Information provided:
● ● ●

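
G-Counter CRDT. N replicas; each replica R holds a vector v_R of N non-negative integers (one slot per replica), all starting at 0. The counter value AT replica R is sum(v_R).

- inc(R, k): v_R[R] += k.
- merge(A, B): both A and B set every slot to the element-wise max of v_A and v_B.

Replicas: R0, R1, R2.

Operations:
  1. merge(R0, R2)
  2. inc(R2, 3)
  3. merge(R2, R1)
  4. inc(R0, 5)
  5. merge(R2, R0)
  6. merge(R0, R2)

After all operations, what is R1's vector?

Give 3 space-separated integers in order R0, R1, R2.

Answer: 0 0 3

Derivation:
Op 1: merge R0<->R2 -> R0=(0,0,0) R2=(0,0,0)
Op 2: inc R2 by 3 -> R2=(0,0,3) value=3
Op 3: merge R2<->R1 -> R2=(0,0,3) R1=(0,0,3)
Op 4: inc R0 by 5 -> R0=(5,0,0) value=5
Op 5: merge R2<->R0 -> R2=(5,0,3) R0=(5,0,3)
Op 6: merge R0<->R2 -> R0=(5,0,3) R2=(5,0,3)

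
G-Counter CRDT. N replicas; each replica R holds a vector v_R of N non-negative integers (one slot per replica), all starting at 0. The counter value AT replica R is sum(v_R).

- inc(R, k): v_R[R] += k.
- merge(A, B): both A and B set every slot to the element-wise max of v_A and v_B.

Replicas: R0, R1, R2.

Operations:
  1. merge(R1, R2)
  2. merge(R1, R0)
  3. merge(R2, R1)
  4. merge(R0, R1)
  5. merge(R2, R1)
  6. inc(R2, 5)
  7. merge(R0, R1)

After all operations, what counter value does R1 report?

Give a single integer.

Answer: 0

Derivation:
Op 1: merge R1<->R2 -> R1=(0,0,0) R2=(0,0,0)
Op 2: merge R1<->R0 -> R1=(0,0,0) R0=(0,0,0)
Op 3: merge R2<->R1 -> R2=(0,0,0) R1=(0,0,0)
Op 4: merge R0<->R1 -> R0=(0,0,0) R1=(0,0,0)
Op 5: merge R2<->R1 -> R2=(0,0,0) R1=(0,0,0)
Op 6: inc R2 by 5 -> R2=(0,0,5) value=5
Op 7: merge R0<->R1 -> R0=(0,0,0) R1=(0,0,0)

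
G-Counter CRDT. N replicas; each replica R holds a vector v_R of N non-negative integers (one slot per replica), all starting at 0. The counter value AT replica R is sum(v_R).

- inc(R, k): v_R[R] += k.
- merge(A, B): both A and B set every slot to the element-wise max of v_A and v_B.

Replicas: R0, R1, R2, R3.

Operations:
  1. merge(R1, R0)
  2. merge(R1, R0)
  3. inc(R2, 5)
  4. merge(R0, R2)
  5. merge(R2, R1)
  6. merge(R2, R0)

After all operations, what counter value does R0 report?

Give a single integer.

Answer: 5

Derivation:
Op 1: merge R1<->R0 -> R1=(0,0,0,0) R0=(0,0,0,0)
Op 2: merge R1<->R0 -> R1=(0,0,0,0) R0=(0,0,0,0)
Op 3: inc R2 by 5 -> R2=(0,0,5,0) value=5
Op 4: merge R0<->R2 -> R0=(0,0,5,0) R2=(0,0,5,0)
Op 5: merge R2<->R1 -> R2=(0,0,5,0) R1=(0,0,5,0)
Op 6: merge R2<->R0 -> R2=(0,0,5,0) R0=(0,0,5,0)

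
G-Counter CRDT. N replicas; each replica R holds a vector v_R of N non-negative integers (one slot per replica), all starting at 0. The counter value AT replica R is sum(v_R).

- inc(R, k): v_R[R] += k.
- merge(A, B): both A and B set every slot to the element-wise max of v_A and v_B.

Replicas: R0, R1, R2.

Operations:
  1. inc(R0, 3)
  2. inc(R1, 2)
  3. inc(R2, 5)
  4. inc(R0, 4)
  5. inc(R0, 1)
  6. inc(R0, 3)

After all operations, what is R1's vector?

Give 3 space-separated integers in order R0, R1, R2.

Answer: 0 2 0

Derivation:
Op 1: inc R0 by 3 -> R0=(3,0,0) value=3
Op 2: inc R1 by 2 -> R1=(0,2,0) value=2
Op 3: inc R2 by 5 -> R2=(0,0,5) value=5
Op 4: inc R0 by 4 -> R0=(7,0,0) value=7
Op 5: inc R0 by 1 -> R0=(8,0,0) value=8
Op 6: inc R0 by 3 -> R0=(11,0,0) value=11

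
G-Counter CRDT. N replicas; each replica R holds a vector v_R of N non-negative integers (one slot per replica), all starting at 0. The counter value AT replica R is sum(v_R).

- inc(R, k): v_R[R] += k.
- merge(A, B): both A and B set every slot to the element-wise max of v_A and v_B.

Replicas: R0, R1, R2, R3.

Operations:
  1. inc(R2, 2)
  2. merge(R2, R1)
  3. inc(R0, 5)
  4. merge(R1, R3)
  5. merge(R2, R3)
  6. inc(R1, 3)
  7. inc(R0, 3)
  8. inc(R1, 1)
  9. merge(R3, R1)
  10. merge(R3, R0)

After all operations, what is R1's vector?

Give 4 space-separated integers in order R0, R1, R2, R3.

Answer: 0 4 2 0

Derivation:
Op 1: inc R2 by 2 -> R2=(0,0,2,0) value=2
Op 2: merge R2<->R1 -> R2=(0,0,2,0) R1=(0,0,2,0)
Op 3: inc R0 by 5 -> R0=(5,0,0,0) value=5
Op 4: merge R1<->R3 -> R1=(0,0,2,0) R3=(0,0,2,0)
Op 5: merge R2<->R3 -> R2=(0,0,2,0) R3=(0,0,2,0)
Op 6: inc R1 by 3 -> R1=(0,3,2,0) value=5
Op 7: inc R0 by 3 -> R0=(8,0,0,0) value=8
Op 8: inc R1 by 1 -> R1=(0,4,2,0) value=6
Op 9: merge R3<->R1 -> R3=(0,4,2,0) R1=(0,4,2,0)
Op 10: merge R3<->R0 -> R3=(8,4,2,0) R0=(8,4,2,0)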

● ● ●

Task directions:
Reproduce all the data exactly. Include every line.

Finished exercise:
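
G-Counter CRDT. N replicas; each replica R holds a vector v_R of N non-negative integers (one slot per replica), all starting at 0. The counter value AT replica R is sum(v_R).

- inc(R, k): v_R[R] += k.
- merge(A, B): both A and B set every slot to the element-wise max of v_A and v_B.

Replicas: R0, R1, R2.

Operations:
  1. merge(R0, R2)
  2. inc(R2, 3)
  3. merge(R2, R1)
  4. inc(R0, 5)
  5. merge(R2, R0)
  6. merge(R0, R2)

After all operations, what is R1's vector?

Give 3 space-separated integers in order R0, R1, R2.

Answer: 0 0 3

Derivation:
Op 1: merge R0<->R2 -> R0=(0,0,0) R2=(0,0,0)
Op 2: inc R2 by 3 -> R2=(0,0,3) value=3
Op 3: merge R2<->R1 -> R2=(0,0,3) R1=(0,0,3)
Op 4: inc R0 by 5 -> R0=(5,0,0) value=5
Op 5: merge R2<->R0 -> R2=(5,0,3) R0=(5,0,3)
Op 6: merge R0<->R2 -> R0=(5,0,3) R2=(5,0,3)

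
G-Counter CRDT. N replicas; each replica R holds a vector v_R of N non-negative integers (one slot per replica), all starting at 0. The counter value AT replica R is sum(v_R).

- inc(R, k): v_R[R] += k.
- merge(A, B): both A and B set every slot to the element-wise max of v_A and v_B.

Replicas: R0, R1, R2.

Operations:
  1. merge(R1, R2)
  2. merge(R1, R0)
  3. merge(R2, R1)
  4. merge(R0, R1)
  5. merge(R2, R1)
  6. inc(R2, 5)
  7. merge(R0, R1)

After all operations, what counter value does R1 report?

Give a single integer.

Answer: 0

Derivation:
Op 1: merge R1<->R2 -> R1=(0,0,0) R2=(0,0,0)
Op 2: merge R1<->R0 -> R1=(0,0,0) R0=(0,0,0)
Op 3: merge R2<->R1 -> R2=(0,0,0) R1=(0,0,0)
Op 4: merge R0<->R1 -> R0=(0,0,0) R1=(0,0,0)
Op 5: merge R2<->R1 -> R2=(0,0,0) R1=(0,0,0)
Op 6: inc R2 by 5 -> R2=(0,0,5) value=5
Op 7: merge R0<->R1 -> R0=(0,0,0) R1=(0,0,0)

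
G-Counter CRDT. N replicas; each replica R holds a vector v_R of N non-negative integers (one slot per replica), all starting at 0. The counter value AT replica R is sum(v_R).

- inc(R, k): v_R[R] += k.
- merge(A, B): both A and B set every slot to the element-wise max of v_A and v_B.

Replicas: R0, R1, R2, R3.

Operations:
  1. merge(R1, R0)
  2. merge(R1, R0)
  3. inc(R2, 5)
  4. merge(R0, R2)
  5. merge(R2, R1)
  6. merge(R2, R0)

After all operations, what counter value does R0 report?

Give a single integer.

Answer: 5

Derivation:
Op 1: merge R1<->R0 -> R1=(0,0,0,0) R0=(0,0,0,0)
Op 2: merge R1<->R0 -> R1=(0,0,0,0) R0=(0,0,0,0)
Op 3: inc R2 by 5 -> R2=(0,0,5,0) value=5
Op 4: merge R0<->R2 -> R0=(0,0,5,0) R2=(0,0,5,0)
Op 5: merge R2<->R1 -> R2=(0,0,5,0) R1=(0,0,5,0)
Op 6: merge R2<->R0 -> R2=(0,0,5,0) R0=(0,0,5,0)

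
G-Counter CRDT. N replicas; each replica R holds a vector v_R of N non-negative integers (one slot per replica), all starting at 0. The counter value AT replica R is sum(v_R).

- inc(R, k): v_R[R] += k.
- merge(A, B): both A and B set every slot to the element-wise max of v_A and v_B.

Replicas: R0, R1, R2.

Operations:
  1. inc(R0, 3)
  2. inc(R1, 2)
  3. inc(R2, 5)
  4. inc(R0, 4)
  5. inc(R0, 1)
  6. inc(R0, 3)

After all operations, what is R1's vector?

Give 3 space-separated integers in order R0, R1, R2.

Answer: 0 2 0

Derivation:
Op 1: inc R0 by 3 -> R0=(3,0,0) value=3
Op 2: inc R1 by 2 -> R1=(0,2,0) value=2
Op 3: inc R2 by 5 -> R2=(0,0,5) value=5
Op 4: inc R0 by 4 -> R0=(7,0,0) value=7
Op 5: inc R0 by 1 -> R0=(8,0,0) value=8
Op 6: inc R0 by 3 -> R0=(11,0,0) value=11

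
G-Counter CRDT. N replicas; each replica R holds a vector v_R of N non-negative integers (one slot per replica), all starting at 0. The counter value AT replica R is sum(v_R).

- inc(R, k): v_R[R] += k.
- merge(A, B): both A and B set every slot to the element-wise max of v_A and v_B.

Replicas: R0, R1, R2, R3.

Operations:
  1. inc(R2, 2)
  2. merge(R2, R1)
  3. inc(R0, 5)
  4. merge(R1, R3)
  5. merge(R2, R3)
  6. inc(R1, 3)
  7. inc(R0, 3)
  8. inc(R1, 1)
  9. merge(R3, R1)
  10. merge(R3, R0)

After all operations, what is R1's vector?

Give 4 space-separated integers in order R0, R1, R2, R3.

Answer: 0 4 2 0

Derivation:
Op 1: inc R2 by 2 -> R2=(0,0,2,0) value=2
Op 2: merge R2<->R1 -> R2=(0,0,2,0) R1=(0,0,2,0)
Op 3: inc R0 by 5 -> R0=(5,0,0,0) value=5
Op 4: merge R1<->R3 -> R1=(0,0,2,0) R3=(0,0,2,0)
Op 5: merge R2<->R3 -> R2=(0,0,2,0) R3=(0,0,2,0)
Op 6: inc R1 by 3 -> R1=(0,3,2,0) value=5
Op 7: inc R0 by 3 -> R0=(8,0,0,0) value=8
Op 8: inc R1 by 1 -> R1=(0,4,2,0) value=6
Op 9: merge R3<->R1 -> R3=(0,4,2,0) R1=(0,4,2,0)
Op 10: merge R3<->R0 -> R3=(8,4,2,0) R0=(8,4,2,0)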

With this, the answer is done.